──────── Extracted material ────────

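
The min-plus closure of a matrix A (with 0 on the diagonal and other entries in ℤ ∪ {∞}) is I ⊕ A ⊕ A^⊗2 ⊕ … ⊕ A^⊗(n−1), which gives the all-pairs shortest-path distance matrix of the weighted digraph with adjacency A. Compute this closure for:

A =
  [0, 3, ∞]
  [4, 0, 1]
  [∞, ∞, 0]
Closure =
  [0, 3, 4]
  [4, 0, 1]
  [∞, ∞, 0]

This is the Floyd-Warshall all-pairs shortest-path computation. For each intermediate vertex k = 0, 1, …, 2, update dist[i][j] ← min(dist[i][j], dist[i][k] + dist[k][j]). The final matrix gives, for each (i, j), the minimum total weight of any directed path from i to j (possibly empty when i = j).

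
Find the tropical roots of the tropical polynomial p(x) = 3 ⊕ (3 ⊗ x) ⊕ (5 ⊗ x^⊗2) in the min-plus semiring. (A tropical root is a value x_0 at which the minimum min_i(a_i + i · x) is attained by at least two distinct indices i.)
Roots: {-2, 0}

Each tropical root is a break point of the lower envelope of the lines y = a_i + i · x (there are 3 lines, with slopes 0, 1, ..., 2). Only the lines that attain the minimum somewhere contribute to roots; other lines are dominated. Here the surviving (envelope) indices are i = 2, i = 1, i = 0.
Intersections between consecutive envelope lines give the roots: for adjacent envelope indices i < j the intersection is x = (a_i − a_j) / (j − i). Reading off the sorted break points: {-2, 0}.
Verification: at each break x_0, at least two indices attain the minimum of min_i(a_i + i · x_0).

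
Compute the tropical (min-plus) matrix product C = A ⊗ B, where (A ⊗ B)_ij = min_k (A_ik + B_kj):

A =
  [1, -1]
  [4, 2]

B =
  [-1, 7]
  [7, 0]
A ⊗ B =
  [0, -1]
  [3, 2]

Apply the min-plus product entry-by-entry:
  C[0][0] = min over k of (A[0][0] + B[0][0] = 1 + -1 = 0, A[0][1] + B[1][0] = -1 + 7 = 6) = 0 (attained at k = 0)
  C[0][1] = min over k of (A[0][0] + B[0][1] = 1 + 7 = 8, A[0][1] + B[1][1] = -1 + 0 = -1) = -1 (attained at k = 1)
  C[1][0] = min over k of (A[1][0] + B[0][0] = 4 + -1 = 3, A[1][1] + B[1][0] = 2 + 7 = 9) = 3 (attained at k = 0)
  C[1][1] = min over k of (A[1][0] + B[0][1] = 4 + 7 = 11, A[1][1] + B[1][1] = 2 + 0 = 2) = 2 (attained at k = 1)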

────────

**Exercise requirements**
Go through the material and copy each line in which the word "Compute" occurs.

**Solution to the exercise**
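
The min-plus closure of a matrix A (with 0 on the diagonal and other entries in ℤ ∪ {∞}) is I ⊕ A ⊕ A^⊗2 ⊕ … ⊕ A^⊗(n−1), which gives the all-pairs shortest-path distance matrix of the weighted digraph with adjacency A. Compute this closure for:
Compute the tropical (min-plus) matrix product C = A ⊗ B, where (A ⊗ B)_ij = min_k (A_ik + B_kj):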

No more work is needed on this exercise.